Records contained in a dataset
*-*-*
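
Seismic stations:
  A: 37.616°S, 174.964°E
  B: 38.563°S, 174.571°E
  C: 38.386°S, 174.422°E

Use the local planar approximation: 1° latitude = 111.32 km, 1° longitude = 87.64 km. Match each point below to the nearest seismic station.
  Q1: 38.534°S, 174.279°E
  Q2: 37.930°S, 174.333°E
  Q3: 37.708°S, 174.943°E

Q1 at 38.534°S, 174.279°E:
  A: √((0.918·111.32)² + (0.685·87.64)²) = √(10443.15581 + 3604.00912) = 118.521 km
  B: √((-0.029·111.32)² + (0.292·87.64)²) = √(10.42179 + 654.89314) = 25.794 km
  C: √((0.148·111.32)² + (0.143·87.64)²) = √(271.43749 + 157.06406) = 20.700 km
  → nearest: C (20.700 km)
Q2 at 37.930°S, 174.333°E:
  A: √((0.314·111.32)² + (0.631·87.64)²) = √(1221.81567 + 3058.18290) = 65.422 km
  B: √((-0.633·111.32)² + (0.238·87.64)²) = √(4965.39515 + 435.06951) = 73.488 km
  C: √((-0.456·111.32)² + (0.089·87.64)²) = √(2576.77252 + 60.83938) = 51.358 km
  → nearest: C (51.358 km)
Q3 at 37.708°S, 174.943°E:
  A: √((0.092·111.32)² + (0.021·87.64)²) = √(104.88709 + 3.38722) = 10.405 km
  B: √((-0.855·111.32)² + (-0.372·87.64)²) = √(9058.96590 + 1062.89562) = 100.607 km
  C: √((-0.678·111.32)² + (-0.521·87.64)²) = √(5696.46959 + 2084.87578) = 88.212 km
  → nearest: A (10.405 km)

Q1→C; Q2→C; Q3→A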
*-*-*
YOUR GOAL: From the first line to the last, retype the records exactly as they stand above.

ANSWER BOX:
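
Seismic stations:
  A: 37.616°S, 174.964°E
  B: 38.563°S, 174.571°E
  C: 38.386°S, 174.422°E

Use the local planar approximation: 1° latitude = 111.32 km, 1° longitude = 87.64 km. Match each point below to the nearest seismic station.
  Q1: 38.534°S, 174.279°E
  Q2: 37.930°S, 174.333°E
  Q3: 37.708°S, 174.943°E

Q1 at 38.534°S, 174.279°E:
  A: √((0.918·111.32)² + (0.685·87.64)²) = √(10443.15581 + 3604.00912) = 118.521 km
  B: √((-0.029·111.32)² + (0.292·87.64)²) = √(10.42179 + 654.89314) = 25.794 km
  C: √((0.148·111.32)² + (0.143·87.64)²) = √(271.43749 + 157.06406) = 20.700 km
  → nearest: C (20.700 km)
Q2 at 37.930°S, 174.333°E:
  A: √((0.314·111.32)² + (0.631·87.64)²) = √(1221.81567 + 3058.18290) = 65.422 km
  B: √((-0.633·111.32)² + (0.238·87.64)²) = √(4965.39515 + 435.06951) = 73.488 km
  C: √((-0.456·111.32)² + (0.089·87.64)²) = √(2576.77252 + 60.83938) = 51.358 km
  → nearest: C (51.358 km)
Q3 at 37.708°S, 174.943°E:
  A: √((0.092·111.32)² + (0.021·87.64)²) = √(104.88709 + 3.38722) = 10.405 km
  B: √((-0.855·111.32)² + (-0.372·87.64)²) = √(9058.96590 + 1062.89562) = 100.607 km
  C: √((-0.678·111.32)² + (-0.521·87.64)²) = √(5696.46959 + 2084.87578) = 88.212 km
  → nearest: A (10.405 km)

Q1→C; Q2→C; Q3→A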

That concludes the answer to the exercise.